_Task directions_
Would you repeat, exactly as given, the line with "If malt color units (MCU) = 9.8, find" and every line after it to the end of the entries?

_Data provided_
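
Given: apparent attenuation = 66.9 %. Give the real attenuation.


RA = AA · 0.8192
RA = 66.9 · 0.8192

54.8045 %


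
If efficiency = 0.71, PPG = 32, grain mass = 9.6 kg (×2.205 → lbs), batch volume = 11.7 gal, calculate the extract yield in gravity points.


points = lbs × PPG × eff / vol
lbs = 9.6 × 2.205 = 21.1680
points = 21.1680 × 32 × 0.71 / 11.7

41.1057 points


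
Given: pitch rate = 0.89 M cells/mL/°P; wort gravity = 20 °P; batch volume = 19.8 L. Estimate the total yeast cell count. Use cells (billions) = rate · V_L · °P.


cells = 0.89 · 19.8 · 20

352.4400 billion cells


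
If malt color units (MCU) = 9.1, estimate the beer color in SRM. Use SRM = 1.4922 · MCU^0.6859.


SRM = 1.4922 · 9.1^0.6859

6.7863 SRM


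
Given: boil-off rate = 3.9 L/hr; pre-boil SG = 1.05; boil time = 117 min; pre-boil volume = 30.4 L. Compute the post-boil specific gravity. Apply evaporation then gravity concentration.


V_post = V_pre − rate·(t/60);  SG_post = 1 + (SG_pre−1)·V_pre/V_post
V_post = 30.4 − 3.9·(117/60) = 22.7950
SG_post = 1 + (1.05 − 1)·30.4/22.7950

1.0667


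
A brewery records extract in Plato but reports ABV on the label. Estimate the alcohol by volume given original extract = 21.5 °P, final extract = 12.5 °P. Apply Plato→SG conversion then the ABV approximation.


SG = 259/(259 − P);  ABV = (OG − FG)·131.25
OG = 259/(259 − 21.5) = 1.0905
FG = 259/(259 − 12.5) = 1.0507
ABV = (1.0905 − 1.0507)·131.25

5.2259 % ABV


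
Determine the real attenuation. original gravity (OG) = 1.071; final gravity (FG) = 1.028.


AA = (OG−FG)/(OG−1)·100;  RA = AA·0.8192
AA = (1.071 − 1.028)/(1.071 − 1)·100 = 60.5634
RA = 60.5634·0.8192

49.6135 %


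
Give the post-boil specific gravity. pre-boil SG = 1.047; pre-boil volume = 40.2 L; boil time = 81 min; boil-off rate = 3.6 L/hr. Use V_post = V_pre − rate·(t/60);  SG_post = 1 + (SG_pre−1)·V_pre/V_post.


V_post = 40.2 − 3.6·(81/60) = 35.3400
SG_post = 1 + (1.047 − 1)·40.2/35.3400

1.0535


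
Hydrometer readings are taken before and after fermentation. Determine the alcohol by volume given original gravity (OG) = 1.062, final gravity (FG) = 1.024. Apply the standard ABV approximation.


ABV = (OG − FG) · 131.25
ABV = (1.062 − 1.024) · 131.25

4.9875 % ABV


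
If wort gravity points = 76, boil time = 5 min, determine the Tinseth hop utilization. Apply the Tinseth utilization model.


U = 1.65·0.000125^(GP/1000) · (1 − e^(−0.04·t))/4.15
bigness = 1.65·0.000125^(76/1000) = 0.8334
boil_factor = (1 − e^(−0.04·5))/4.15 = 0.0437
U = 0.8334 · 0.0437

0.0364


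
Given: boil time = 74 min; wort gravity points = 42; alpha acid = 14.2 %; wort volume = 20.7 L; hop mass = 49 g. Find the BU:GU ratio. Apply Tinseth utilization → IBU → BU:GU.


U = 1.65·0.000125^(GP/1000)·(1−e^(−0.04t))/4.15;  IBU = (α/100)·m·U·1000/V;  BU:GU = IBU/GP
U = 1.65·0.000125^(42/1000)·(1−e^(−0.04·74))/4.15 = 0.2585
IBU = (14.2/100)·49·0.2585·1000/20.7 = 86.8783
BU:GU = 86.8783/42

2.0685


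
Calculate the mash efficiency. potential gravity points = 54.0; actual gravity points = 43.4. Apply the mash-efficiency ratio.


efficiency = actual / potential × 100
efficiency = 43.4 / 54.0 × 100

80.3704 %


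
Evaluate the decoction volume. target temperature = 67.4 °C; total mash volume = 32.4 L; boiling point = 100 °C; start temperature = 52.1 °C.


V_dec = V_total·(T_target − T_start)/(T_boil − T_start)
V_dec = 32.4·(67.4 − 52.1)/(100 − 52.1)

10.3491 L


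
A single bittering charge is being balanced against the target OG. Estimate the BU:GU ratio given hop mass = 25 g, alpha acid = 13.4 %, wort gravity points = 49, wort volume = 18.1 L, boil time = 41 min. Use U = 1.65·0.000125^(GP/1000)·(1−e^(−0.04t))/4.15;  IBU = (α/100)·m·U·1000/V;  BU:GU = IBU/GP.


U = 1.65·0.000125^(49/1000)·(1−e^(−0.04·41))/4.15 = 0.2063
IBU = (13.4/100)·25·0.2063·1000/18.1 = 38.1853
BU:GU = 38.1853/49

0.7793


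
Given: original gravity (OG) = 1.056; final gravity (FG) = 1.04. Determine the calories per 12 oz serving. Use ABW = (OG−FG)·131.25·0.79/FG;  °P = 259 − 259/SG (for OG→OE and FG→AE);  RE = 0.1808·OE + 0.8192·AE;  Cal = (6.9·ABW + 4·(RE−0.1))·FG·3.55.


ABW = (1.056 − 1.04)·131.25·0.79/1.04 = 1.5952
OE = 259 − 259/1.056 = 13.7348 °P
AE = 259 − 259/1.04 = 9.9615 °P
RE = 0.1808·13.7348 + 0.8192·9.9615 = 10.6438 °P
Cal = (6.9·1.5952 + 4·(10.6438−0.1))·1.04·3.55

196.3473 kcal


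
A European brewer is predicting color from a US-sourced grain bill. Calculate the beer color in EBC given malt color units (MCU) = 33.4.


SRM = 1.4922·MCU^0.6859;  EBC = SRM·1.97
SRM = 1.4922·33.4^0.6859 = 16.5564
EBC = 16.5564·1.97

32.6160 EBC


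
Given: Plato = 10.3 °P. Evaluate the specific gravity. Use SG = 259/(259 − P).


SG = 259/(259 − 10.3)

1.0414


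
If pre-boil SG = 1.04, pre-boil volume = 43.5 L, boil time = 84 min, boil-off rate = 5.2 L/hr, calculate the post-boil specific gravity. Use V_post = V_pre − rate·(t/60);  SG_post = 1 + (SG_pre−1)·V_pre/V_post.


V_post = 43.5 − 5.2·(84/60) = 36.2200
SG_post = 1 + (1.04 − 1)·43.5/36.2200

1.0480


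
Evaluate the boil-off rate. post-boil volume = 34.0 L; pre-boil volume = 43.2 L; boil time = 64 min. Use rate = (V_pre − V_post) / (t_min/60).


rate = (43.2 − 34.0) / (64/60)

8.6250 L/hr


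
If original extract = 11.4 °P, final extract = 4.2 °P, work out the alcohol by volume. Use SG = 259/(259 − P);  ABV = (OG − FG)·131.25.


OG = 259/(259 − 11.4) = 1.0460
FG = 259/(259 − 4.2) = 1.0165
ABV = (1.0460 − 1.0165)·131.25

3.8796 % ABV


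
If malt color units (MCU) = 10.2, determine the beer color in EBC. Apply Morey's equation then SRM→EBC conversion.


SRM = 1.4922·MCU^0.6859;  EBC = SRM·1.97
SRM = 1.4922·10.2^0.6859 = 7.3388
EBC = 7.3388·1.97

14.4575 EBC


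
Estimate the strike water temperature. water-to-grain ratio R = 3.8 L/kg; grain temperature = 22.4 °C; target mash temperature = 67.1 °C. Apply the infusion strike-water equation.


T_strike = (0.41/R)·(T_mash − T_grain) + T_mash
T_strike = (0.41/3.8)·(67.1 − 22.4) + 67.1

71.9229 °C


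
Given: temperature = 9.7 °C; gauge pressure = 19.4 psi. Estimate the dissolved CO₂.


vols = (P + 14.695)·(0.01821 + 0.09011·e^(−0.04·T))
vols = (19.4 + 14.695)·(0.01821 + 0.09011·e^(−0.04·9.7))

2.7052 volumes


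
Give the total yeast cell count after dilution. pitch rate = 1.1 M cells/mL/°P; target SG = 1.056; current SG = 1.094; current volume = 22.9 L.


V_w = V·((SG_c−1)/(SG_t−1)−1);  °P = 259 − 259/SG_t;  cells = rate·(V+V_w)·°P
V_w = 22.9·((1.094−1)/(1.056−1)−1) = 15.5393
V_final = 22.9 + 15.5393 = 38.4393
°P = 259 − 259/1.056 = 13.7348
cells = 1.1·38.4393·13.7348

580.7535 billion cells


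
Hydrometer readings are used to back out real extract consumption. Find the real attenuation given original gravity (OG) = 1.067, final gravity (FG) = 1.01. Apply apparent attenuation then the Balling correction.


AA = (OG−FG)/(OG−1)·100;  RA = AA·0.8192
AA = (1.067 − 1.01)/(1.067 − 1)·100 = 85.0746
RA = 85.0746·0.8192

69.6931 %


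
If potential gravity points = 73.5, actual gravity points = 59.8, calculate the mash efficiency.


efficiency = actual / potential × 100
efficiency = 59.8 / 73.5 × 100

81.3605 %


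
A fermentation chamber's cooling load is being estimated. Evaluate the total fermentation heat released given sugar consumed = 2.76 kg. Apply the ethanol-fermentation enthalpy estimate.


Q = m_sugar · 590 kJ/kg
Q = 2.76 · 590

1628.4000 kJ


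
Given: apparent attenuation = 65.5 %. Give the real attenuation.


RA = AA · 0.8192
RA = 65.5 · 0.8192

53.6576 %


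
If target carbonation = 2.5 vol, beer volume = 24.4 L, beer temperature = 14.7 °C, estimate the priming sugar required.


residual = 14.695·(0.01821 + 0.09011·e^(−0.04·T));  sugar = (target − residual)·4.0·V
residual = 14.695·(0.01821 + 0.09011·e^(−0.04·14.7)) = 1.0031
sugar = (2.5 − 1.0031)·4.0·24.4

146.0987 g


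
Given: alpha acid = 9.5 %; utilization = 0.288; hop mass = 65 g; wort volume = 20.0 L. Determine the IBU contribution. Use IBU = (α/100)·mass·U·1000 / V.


IBU = (9.5/100)·65·0.288·1000 / 20.0

88.9200 IBU


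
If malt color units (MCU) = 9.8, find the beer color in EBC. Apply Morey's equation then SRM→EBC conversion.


SRM = 1.4922·MCU^0.6859;  EBC = SRM·1.97
SRM = 1.4922·9.8^0.6859 = 7.1402
EBC = 7.1402·1.97

14.0661 EBC


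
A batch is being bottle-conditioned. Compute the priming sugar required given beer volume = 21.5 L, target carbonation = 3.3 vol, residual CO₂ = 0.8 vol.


sugar = (target − residual)·4.0·V
sugar = (3.3 − 0.8)·4.0·21.5

215.0000 g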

_Expected output_
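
If malt color units (MCU) = 9.8, find the beer color in EBC. Apply Morey's equation then SRM→EBC conversion.


SRM = 1.4922·MCU^0.6859;  EBC = SRM·1.97
SRM = 1.4922·9.8^0.6859 = 7.1402
EBC = 7.1402·1.97

14.0661 EBC


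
A batch is being bottle-conditioned. Compute the priming sugar required given beer volume = 21.5 L, target carbonation = 3.3 vol, residual CO₂ = 0.8 vol.


sugar = (target − residual)·4.0·V
sugar = (3.3 − 0.8)·4.0·21.5

215.0000 g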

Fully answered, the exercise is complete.